EXERCISE DETAILS: Everything from the line with "Starting with 166" through the last line of the records below should be copied exactly, both ends included.

•••

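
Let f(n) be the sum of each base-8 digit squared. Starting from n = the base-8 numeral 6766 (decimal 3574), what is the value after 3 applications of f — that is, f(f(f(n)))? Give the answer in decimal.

52

3574 = (6,7,6,6)_8 → 6² + 7² + 6² + 6² = 157
157 = (2,3,5)_8 → 2² + 3² + 5² = 38
38 = (4,6)_8 → 4² + 6² = 52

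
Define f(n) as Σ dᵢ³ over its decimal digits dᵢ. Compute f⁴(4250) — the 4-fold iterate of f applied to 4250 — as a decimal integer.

4250 → 197
197 → 1073
1073 → 371
371 → 371

371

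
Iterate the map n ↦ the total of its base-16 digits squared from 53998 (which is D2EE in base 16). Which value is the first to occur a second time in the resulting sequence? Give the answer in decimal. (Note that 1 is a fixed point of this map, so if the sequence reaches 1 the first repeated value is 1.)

53998 = (13,2,14,14)_16 → 565
565 = (2,3,5)_16 → 38
38 = (2,6)_16 → 40
40 = (2,8)_16 → 68
68 = (4,4)_16 → 32
32 = (2,0)_16 → 4
4 = (4)_16 → 16
16 = (1,0)_16 → 1  — reached the fixed point 1.
1 → 1, so 1 is the first repeated value.

1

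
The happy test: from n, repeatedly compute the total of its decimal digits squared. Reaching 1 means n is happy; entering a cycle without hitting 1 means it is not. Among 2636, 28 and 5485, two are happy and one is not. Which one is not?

2636

2636: 2636 → 85 → 89 → 145 → 42 → 20 → 4 → 16 → 37 → 58 → 89  — repeats 89 (not happy)
28: 28 → 68 → 100 → 1  — reaches 1 (happy)
5485: 5485 → 130 → 10 → 1  — reaches 1 (happy)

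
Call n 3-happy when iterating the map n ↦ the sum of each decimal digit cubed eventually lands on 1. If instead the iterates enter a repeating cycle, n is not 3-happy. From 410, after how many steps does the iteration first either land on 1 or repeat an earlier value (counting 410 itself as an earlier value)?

410 → 4³ + 1³ + 0³ = 65
65 → 6³ + 5³ = 341
341 → 3³ + 4³ + 1³ = 92
92 → 9³ + 2³ = 737
737 → 7³ + 3³ + 7³ = 713
713 → 7³ + 1³ + 3³ = 371
371 → 3³ + 7³ + 1³ = 371  — 371 repeats.
That took 7 steps.

7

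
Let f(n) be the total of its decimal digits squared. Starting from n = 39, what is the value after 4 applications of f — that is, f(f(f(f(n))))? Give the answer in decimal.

61

39 → 3² + 9² = 9 + 81 = 90
90 → 9² + 0² = 81 + 0 = 81
81 → 8² + 1² = 64 + 1 = 65
65 → 6² + 5² = 36 + 25 = 61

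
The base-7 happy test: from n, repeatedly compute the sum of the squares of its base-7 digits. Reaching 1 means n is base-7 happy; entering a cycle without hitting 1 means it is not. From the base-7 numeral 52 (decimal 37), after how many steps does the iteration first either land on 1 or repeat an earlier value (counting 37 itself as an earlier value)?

37 = (5,2)_7 → 29
29 = (4,1)_7 → 17
17 = (2,3)_7 → 13
13 = (1,6)_7 → 37  — 37 repeats.
That took 4 steps.

4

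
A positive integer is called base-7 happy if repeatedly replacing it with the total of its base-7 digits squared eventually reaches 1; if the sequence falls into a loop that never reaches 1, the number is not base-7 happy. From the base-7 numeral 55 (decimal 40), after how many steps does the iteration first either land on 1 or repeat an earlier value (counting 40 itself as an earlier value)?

6

40 = (5,5)_7 → 50
50 = (1,0,1)_7 → 2
2 = (2)_7 → 4
4 = (4)_7 → 16
16 = (2,2)_7 → 8
8 = (1,1)_7 → 2  — 2 repeats.
That took 6 steps.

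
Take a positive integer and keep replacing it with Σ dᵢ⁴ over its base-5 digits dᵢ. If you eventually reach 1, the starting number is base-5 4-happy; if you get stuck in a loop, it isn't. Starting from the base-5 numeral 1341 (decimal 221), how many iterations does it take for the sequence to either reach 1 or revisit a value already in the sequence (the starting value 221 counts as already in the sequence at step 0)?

5

221 = (1,3,4,1)_5 → 1⁴ + 3⁴ + 4⁴ + 1⁴ = 1 + 81 + 256 + 1 = 339
339 = (2,3,2,4)_5 → 2⁴ + 3⁴ + 2⁴ + 4⁴ = 16 + 81 + 16 + 256 = 369
369 = (2,4,3,4)_5 → 2⁴ + 4⁴ + 3⁴ + 4⁴ = 16 + 256 + 81 + 256 = 609
609 = (4,4,1,4)_5 → 4⁴ + 4⁴ + 1⁴ + 4⁴ = 256 + 256 + 1 + 256 = 769
769 = (1,1,0,3,4)_5 → 1⁴ + 1⁴ + 0⁴ + 3⁴ + 4⁴ = 1 + 1 + 0 + 81 + 256 = 339  — 339 repeats.
That took 5 steps.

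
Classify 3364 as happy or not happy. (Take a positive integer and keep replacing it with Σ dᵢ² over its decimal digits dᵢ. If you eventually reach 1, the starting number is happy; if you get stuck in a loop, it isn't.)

happy

3364 → 3² + 3² + 6² + 4² = 70
70 → 7² + 0² = 49
49 → 4² + 9² = 97
97 → 9² + 7² = 130
130 → 1² + 3² + 0² = 10
10 → 1² + 0² = 1  — reached 1.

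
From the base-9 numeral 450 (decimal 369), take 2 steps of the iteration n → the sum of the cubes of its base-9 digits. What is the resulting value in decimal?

369 = (4,5,0)_9 → 4³ + 5³ + 0³ = 64 + 125 + 0 = 189
189 = (2,3,0)_9 → 2³ + 3³ + 0³ = 8 + 27 + 0 = 35

35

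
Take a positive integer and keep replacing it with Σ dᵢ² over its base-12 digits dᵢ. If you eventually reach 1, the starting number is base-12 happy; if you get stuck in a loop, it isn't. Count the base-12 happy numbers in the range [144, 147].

1

144: 144 → 1  (reaches 1)
145: 145 → 2 → 4 → 16 → 17 → 26 → 8 → 64 → 41 → 34 → 104 → 128 → 164 → 66 → 61 → 26  (repeats 26)
146: 146 → 5 → 25 → 5  (repeats 5)
147: 147 → 10 → 100 → 80 → 100  (repeats 100)
base-12 happy: 144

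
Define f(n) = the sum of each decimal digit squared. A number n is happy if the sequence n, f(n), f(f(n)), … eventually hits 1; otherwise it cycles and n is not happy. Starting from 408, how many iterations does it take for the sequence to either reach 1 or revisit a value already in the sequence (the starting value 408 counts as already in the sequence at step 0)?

408 → 80
80 → 64
64 → 52
52 → 29
29 → 85
85 → 89
89 → 145
145 → 42
42 → 20
20 → 4
4 → 16
16 → 37
37 → 58
58 → 89  — 89 repeats.
That took 14 steps.

14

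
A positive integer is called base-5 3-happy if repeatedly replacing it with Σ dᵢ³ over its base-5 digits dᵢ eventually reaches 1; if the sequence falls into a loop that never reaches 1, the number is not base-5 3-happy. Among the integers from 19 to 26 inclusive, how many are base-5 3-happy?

1

19: 19 → 91 → 55 → 9 → 65 → 35 → 9  (repeats 9)
20: 20 → 64 → 80 → 28 → 28  (repeats 28)
21: 21 → 65 → 35 → 9 → 65  (repeats 65)
22: 22 → 72 → 80 → 28 → 28  (repeats 28)
23: 23 → 91 → 55 → 9 → 65 → 35 → 9  (repeats 9)
24: 24 → 128 → 28 → 28  (repeats 28)
25: 25 → 1  (reaches 1)
26: 26 → 2 → 8 → 28 → 28  (repeats 28)
base-5 3-happy: 25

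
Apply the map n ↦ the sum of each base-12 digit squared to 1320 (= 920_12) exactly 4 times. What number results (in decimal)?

1320 = (9,2,0)_12 → 9² + 2² + 0² = 81 + 4 + 0 = 85
85 = (7,1)_12 → 7² + 1² = 49 + 1 = 50
50 = (4,2)_12 → 4² + 2² = 16 + 4 = 20
20 = (1,8)_12 → 1² + 8² = 1 + 64 = 65

65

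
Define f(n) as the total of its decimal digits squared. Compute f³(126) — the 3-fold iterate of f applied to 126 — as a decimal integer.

126 → 1² + 2² + 6² = 1 + 4 + 36 = 41
41 → 4² + 1² = 16 + 1 = 17
17 → 1² + 7² = 1 + 49 = 50

50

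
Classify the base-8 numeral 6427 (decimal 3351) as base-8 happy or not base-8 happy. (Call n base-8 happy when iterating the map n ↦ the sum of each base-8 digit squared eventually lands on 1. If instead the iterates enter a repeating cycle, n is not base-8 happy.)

3351 = (6,4,2,7)_8 → 105
105 = (1,5,1)_8 → 27
27 = (3,3)_8 → 18
18 = (2,2)_8 → 8
8 = (1,0)_8 → 1  — reached 1.

base-8 happy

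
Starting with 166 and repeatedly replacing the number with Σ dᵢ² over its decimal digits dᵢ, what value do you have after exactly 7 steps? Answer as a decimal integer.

4

166 → 1² + 6² + 6² = 73
73 → 7² + 3² = 58
58 → 5² + 8² = 89
89 → 8² + 9² = 145
145 → 1² + 4² + 5² = 42
42 → 4² + 2² = 20
20 → 2² + 0² = 4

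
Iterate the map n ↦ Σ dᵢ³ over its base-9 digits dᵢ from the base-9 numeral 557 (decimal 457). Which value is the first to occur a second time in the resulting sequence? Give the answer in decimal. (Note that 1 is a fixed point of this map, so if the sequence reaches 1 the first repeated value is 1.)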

•••

RESULT FOR THIS TASK:
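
Starting with 166 and repeatedly replacing the number with Σ dᵢ² over its decimal digits dᵢ, what value do you have after exactly 7 steps? Answer as a decimal integer.

4

166 → 1² + 6² + 6² = 73
73 → 7² + 3² = 58
58 → 5² + 8² = 89
89 → 8² + 9² = 145
145 → 1² + 4² + 5² = 42
42 → 4² + 2² = 20
20 → 2² + 0² = 4

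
Iterate the map n ↦ Σ dᵢ³ over its base-9 digits dᵢ from the base-9 numeral 557 (decimal 457). Which value is the first to occur a second time in the resulting sequence? Give the answer in decimal. (Note that 1 is a fixed point of this map, so if the sequence reaches 1 the first repeated value is 1.)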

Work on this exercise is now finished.